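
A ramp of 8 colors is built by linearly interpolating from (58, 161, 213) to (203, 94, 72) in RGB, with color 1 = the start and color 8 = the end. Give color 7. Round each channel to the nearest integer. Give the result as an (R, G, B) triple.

With 8 swatches and endpoints inclusive, swatch 7 sits at t = (7 − 1)/(8 − 1) = 6/7 ≈ 0.8571.
R = 58 + 0.8571 × (203 − 58) = 182.279 → 182
G = 161 + 0.8571 × (94 − 161) = 103.574 → 104
B = 213 + 0.8571 × (72 − 213) = 92.149 → 92

(182, 104, 92)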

####################

**Aim of the exercise:** Each record must be copied out exactly and in full.

**Output for this task:**
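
A ramp of 8 colors is built by linearly interpolating from (58, 161, 213) to (203, 94, 72) in RGB, with color 1 = the start and color 8 = the end. Give color 7. Round each channel to the nearest integer. Give the result as an (R, G, B) triple.

With 8 swatches and endpoints inclusive, swatch 7 sits at t = (7 − 1)/(8 − 1) = 6/7 ≈ 0.8571.
R = 58 + 0.8571 × (203 − 58) = 182.279 → 182
G = 161 + 0.8571 × (94 − 161) = 103.574 → 104
B = 213 + 0.8571 × (72 − 213) = 92.149 → 92

(182, 104, 92)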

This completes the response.